### EXERCISE PROMPT
Check each line of the records below and collect those that include the word "fixed".

[Collected data entries]
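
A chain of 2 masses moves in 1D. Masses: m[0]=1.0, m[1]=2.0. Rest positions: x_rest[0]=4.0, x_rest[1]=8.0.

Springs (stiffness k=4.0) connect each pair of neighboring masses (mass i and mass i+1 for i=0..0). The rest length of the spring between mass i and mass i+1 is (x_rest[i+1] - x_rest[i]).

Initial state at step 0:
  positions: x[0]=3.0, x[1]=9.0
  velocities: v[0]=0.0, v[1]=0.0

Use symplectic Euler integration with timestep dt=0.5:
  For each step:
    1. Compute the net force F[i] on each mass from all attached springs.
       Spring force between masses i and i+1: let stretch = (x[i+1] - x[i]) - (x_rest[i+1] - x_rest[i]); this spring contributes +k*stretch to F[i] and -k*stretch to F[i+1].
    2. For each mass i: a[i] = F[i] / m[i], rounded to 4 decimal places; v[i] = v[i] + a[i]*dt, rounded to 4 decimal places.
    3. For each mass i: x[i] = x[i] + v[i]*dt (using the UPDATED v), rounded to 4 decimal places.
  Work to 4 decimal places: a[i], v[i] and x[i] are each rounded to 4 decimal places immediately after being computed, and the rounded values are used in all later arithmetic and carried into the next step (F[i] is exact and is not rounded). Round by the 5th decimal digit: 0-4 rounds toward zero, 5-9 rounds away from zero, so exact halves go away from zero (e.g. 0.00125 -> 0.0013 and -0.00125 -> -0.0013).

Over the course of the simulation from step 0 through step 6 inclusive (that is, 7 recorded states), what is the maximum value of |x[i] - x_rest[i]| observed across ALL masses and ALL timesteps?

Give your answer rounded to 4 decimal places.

Step 0: x=[3.0000 9.0000] v=[0.0000 0.0000]
Step 1: x=[5.0000 8.0000] v=[4.0000 -2.0000]
Step 2: x=[6.0000 7.5000] v=[2.0000 -1.0000]
Step 3: x=[4.5000 8.2500] v=[-3.0000 1.5000]
Step 4: x=[2.7500 9.1250] v=[-3.5000 1.7500]
Step 5: x=[3.3750 8.8125] v=[1.2500 -0.6250]
Step 6: x=[5.4375 7.7813] v=[4.1250 -2.0625]
Max displacement = 2.0000

Answer: 2.0000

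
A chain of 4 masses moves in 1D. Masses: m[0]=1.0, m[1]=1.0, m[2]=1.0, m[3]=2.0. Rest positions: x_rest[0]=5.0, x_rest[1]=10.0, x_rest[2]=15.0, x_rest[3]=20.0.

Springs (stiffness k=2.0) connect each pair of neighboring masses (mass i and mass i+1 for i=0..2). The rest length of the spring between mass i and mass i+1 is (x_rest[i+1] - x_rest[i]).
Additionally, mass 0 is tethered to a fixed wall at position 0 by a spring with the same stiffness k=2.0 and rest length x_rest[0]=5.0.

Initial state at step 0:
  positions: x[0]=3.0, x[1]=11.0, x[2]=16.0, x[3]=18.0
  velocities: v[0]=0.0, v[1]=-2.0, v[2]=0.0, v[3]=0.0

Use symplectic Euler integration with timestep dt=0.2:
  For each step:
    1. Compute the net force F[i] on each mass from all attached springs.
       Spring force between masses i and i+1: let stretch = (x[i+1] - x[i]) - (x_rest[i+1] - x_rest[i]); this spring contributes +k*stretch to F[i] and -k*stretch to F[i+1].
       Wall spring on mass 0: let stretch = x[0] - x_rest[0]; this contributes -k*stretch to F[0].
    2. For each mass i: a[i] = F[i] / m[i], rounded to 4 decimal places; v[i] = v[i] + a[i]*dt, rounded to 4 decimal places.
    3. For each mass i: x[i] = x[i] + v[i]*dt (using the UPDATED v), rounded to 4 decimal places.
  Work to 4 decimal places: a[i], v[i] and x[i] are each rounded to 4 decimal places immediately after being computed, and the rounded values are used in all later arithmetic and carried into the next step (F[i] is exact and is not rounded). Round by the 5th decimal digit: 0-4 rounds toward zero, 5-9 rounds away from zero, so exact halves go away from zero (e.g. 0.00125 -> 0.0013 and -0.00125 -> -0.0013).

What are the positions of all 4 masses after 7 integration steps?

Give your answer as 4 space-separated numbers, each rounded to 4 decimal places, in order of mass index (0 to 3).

Step 0: x=[3.0000 11.0000 16.0000 18.0000] v=[0.0000 -2.0000 0.0000 0.0000]
Step 1: x=[3.4000 10.3600 15.7600 18.1200] v=[2.0000 -3.2000 -1.2000 0.6000]
Step 2: x=[4.0848 9.5952 15.2768 18.3456] v=[3.4240 -3.8240 -2.4160 1.1280]
Step 3: x=[4.8836 8.8441 14.5846 18.6484] v=[3.9942 -3.7555 -3.4611 1.5142]
Step 4: x=[5.6086 8.2354 13.7582 18.9887] v=[3.6250 -3.0435 -4.1318 1.7014]
Step 5: x=[6.0951 7.8584 12.9085 19.3198] v=[2.4323 -1.8851 -4.2487 1.6553]
Step 6: x=[6.2350 7.7443 12.1677 19.5944] v=[0.6996 -0.5704 -3.7042 1.3730]
Step 7: x=[5.9969 7.8633 11.6671 19.7719] v=[-1.1907 0.5952 -2.5029 0.8877]

Answer: 5.9969 7.8633 11.6671 19.7719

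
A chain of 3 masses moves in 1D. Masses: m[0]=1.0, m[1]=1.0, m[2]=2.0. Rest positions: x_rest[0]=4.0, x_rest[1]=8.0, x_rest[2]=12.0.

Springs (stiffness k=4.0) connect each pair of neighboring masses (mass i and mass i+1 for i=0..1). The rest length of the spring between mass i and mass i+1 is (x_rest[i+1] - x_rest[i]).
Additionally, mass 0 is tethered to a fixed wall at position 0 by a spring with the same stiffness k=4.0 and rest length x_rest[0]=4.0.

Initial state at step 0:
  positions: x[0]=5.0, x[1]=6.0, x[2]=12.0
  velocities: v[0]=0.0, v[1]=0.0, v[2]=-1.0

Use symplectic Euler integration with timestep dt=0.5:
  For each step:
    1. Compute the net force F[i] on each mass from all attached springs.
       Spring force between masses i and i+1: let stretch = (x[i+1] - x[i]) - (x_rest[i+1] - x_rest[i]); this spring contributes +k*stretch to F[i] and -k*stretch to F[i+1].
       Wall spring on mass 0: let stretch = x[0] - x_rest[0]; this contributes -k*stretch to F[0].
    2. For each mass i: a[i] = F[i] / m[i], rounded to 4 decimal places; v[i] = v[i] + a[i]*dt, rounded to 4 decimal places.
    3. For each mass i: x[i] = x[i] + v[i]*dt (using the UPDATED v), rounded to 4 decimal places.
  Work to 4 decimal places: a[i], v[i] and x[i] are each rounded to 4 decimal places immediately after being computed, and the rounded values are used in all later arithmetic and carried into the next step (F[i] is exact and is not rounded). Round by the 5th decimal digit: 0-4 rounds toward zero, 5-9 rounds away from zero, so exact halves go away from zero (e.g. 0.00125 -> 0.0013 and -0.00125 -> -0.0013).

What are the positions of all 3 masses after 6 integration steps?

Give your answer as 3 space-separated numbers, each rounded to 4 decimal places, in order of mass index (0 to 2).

Step 0: x=[5.0000 6.0000 12.0000] v=[0.0000 0.0000 -1.0000]
Step 1: x=[1.0000 11.0000 10.5000] v=[-8.0000 10.0000 -3.0000]
Step 2: x=[6.0000 5.5000 11.2500] v=[10.0000 -11.0000 1.5000]
Step 3: x=[4.5000 6.2500 11.1250] v=[-3.0000 1.5000 -0.2500]
Step 4: x=[0.2500 10.1250 10.5625] v=[-8.5000 7.7500 -1.1250]
Step 5: x=[5.6250 4.5625 11.7813] v=[10.7500 -11.1250 2.4375]
Step 6: x=[4.3125 7.2813 11.3907] v=[-2.6250 5.4376 -0.7813]

Answer: 4.3125 7.2813 11.3907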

### TASK RESULT
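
Additionally, mass 0 is tethered to a fixed wall at position 0 by a spring with the same stiffness k=2.0 and rest length x_rest[0]=5.0.
Additionally, mass 0 is tethered to a fixed wall at position 0 by a spring with the same stiffness k=4.0 and rest length x_rest[0]=4.0.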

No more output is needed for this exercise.